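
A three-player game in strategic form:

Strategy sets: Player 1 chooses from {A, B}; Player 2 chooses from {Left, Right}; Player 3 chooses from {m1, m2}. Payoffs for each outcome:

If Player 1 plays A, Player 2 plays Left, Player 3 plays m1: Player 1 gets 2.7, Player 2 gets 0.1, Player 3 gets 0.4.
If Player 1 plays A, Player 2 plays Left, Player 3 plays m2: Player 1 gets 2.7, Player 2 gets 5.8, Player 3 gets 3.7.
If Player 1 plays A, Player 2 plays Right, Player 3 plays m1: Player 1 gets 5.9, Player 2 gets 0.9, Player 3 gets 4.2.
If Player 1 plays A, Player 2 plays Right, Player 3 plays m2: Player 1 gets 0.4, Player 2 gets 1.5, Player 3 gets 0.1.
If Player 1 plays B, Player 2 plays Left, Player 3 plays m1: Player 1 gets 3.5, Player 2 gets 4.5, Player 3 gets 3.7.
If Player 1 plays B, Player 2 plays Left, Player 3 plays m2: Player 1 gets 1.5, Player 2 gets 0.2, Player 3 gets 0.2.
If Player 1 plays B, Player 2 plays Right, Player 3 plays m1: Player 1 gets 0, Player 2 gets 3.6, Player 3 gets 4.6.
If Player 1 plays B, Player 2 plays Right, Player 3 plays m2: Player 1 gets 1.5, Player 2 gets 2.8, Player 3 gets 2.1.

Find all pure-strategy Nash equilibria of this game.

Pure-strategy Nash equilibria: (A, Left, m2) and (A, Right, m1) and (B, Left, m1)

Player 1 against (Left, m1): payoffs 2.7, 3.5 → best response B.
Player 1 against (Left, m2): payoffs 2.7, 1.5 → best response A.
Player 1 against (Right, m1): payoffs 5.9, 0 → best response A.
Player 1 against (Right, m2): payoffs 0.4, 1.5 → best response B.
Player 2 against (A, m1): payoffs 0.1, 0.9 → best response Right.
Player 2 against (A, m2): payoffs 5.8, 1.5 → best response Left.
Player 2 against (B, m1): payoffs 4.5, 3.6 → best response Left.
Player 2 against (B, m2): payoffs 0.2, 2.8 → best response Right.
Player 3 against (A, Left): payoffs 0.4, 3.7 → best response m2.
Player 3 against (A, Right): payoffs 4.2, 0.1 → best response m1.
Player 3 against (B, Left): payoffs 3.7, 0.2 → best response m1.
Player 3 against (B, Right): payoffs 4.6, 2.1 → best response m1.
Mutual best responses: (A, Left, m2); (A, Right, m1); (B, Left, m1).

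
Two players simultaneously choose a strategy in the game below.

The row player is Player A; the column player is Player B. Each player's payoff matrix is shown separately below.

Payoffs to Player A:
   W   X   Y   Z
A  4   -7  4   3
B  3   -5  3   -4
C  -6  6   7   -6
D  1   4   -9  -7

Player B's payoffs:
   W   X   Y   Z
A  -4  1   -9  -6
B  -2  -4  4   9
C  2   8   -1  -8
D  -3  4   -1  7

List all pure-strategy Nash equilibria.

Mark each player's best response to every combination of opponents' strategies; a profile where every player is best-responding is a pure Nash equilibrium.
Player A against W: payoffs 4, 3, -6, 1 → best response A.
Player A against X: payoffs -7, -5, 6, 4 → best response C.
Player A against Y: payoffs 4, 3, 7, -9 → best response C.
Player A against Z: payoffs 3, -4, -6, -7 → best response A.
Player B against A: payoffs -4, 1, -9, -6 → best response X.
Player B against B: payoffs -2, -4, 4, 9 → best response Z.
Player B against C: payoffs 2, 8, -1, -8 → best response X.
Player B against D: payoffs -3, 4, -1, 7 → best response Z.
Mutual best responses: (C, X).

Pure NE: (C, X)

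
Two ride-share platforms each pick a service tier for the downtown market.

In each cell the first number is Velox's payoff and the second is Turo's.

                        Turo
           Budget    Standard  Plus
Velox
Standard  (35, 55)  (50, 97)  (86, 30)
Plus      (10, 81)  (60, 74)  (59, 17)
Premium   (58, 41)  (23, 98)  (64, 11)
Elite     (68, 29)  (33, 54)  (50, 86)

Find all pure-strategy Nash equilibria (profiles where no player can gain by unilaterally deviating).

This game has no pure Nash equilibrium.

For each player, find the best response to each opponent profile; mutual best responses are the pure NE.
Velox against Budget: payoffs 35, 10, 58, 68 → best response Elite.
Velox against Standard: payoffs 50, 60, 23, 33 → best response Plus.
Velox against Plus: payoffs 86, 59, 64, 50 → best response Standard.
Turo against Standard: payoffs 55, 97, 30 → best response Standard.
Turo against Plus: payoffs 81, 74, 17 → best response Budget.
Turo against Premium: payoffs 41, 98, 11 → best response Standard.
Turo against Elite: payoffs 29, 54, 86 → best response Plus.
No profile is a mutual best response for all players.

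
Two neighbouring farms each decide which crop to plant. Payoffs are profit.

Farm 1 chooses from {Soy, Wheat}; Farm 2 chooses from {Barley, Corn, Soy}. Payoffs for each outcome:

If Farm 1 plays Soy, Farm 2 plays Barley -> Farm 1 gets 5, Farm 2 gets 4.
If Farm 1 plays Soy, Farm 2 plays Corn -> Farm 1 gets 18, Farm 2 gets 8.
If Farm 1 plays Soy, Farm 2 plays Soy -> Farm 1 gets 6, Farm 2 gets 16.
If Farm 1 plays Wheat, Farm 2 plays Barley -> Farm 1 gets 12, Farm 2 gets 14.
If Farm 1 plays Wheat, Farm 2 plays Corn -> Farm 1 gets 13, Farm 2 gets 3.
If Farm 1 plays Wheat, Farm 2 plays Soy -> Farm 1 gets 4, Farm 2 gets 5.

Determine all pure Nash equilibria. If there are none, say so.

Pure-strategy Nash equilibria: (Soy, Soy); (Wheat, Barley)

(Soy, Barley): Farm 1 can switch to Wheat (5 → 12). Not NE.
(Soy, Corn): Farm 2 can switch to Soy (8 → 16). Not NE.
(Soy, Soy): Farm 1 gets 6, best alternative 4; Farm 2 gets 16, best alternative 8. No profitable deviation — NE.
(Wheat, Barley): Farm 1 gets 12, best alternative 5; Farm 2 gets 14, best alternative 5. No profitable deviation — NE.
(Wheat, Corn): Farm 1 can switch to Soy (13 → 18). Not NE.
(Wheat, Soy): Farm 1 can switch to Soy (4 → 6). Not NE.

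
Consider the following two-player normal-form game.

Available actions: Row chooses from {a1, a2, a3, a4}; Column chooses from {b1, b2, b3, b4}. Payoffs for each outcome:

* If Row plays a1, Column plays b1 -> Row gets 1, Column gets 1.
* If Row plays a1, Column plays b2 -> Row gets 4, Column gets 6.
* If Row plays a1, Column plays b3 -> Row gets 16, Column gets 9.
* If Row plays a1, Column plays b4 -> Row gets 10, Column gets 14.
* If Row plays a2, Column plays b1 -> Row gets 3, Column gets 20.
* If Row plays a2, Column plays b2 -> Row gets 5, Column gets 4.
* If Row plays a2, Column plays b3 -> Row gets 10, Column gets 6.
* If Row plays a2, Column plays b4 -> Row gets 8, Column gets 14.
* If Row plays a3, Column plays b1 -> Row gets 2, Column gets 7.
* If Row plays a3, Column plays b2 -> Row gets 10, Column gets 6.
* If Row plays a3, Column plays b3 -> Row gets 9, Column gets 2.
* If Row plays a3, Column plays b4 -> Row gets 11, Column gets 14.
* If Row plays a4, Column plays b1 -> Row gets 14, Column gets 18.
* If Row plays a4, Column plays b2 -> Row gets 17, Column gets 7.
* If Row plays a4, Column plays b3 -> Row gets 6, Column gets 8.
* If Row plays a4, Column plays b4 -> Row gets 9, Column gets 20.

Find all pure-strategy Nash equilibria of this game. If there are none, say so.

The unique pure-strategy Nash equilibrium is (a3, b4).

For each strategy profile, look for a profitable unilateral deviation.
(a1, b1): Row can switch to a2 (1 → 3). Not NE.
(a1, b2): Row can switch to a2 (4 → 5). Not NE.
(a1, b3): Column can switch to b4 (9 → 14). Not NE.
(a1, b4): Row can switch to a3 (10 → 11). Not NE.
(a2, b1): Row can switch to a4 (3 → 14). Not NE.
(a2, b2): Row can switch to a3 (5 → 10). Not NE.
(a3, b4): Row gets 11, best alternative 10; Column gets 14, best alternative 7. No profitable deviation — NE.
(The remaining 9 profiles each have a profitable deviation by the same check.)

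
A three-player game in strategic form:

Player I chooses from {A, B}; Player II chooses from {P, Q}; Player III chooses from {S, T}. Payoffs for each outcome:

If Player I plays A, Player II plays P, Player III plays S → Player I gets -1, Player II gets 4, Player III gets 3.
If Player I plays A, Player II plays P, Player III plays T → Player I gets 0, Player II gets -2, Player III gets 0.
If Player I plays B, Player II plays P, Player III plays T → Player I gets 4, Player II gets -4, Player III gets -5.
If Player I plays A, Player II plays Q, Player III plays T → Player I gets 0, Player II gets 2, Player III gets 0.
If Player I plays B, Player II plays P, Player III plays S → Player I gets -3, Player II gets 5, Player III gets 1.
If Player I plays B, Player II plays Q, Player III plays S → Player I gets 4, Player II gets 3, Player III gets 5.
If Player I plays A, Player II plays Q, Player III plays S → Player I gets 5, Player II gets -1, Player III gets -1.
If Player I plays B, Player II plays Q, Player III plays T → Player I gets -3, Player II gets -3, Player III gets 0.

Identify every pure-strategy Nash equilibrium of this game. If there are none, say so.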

§ **EXERCISE OBJECTIVE**:
Within the listing, how many lines include the string "chooses"? Supply the number and no further words.

§ **OUTPUT FOR THIS EXERCISE**:
4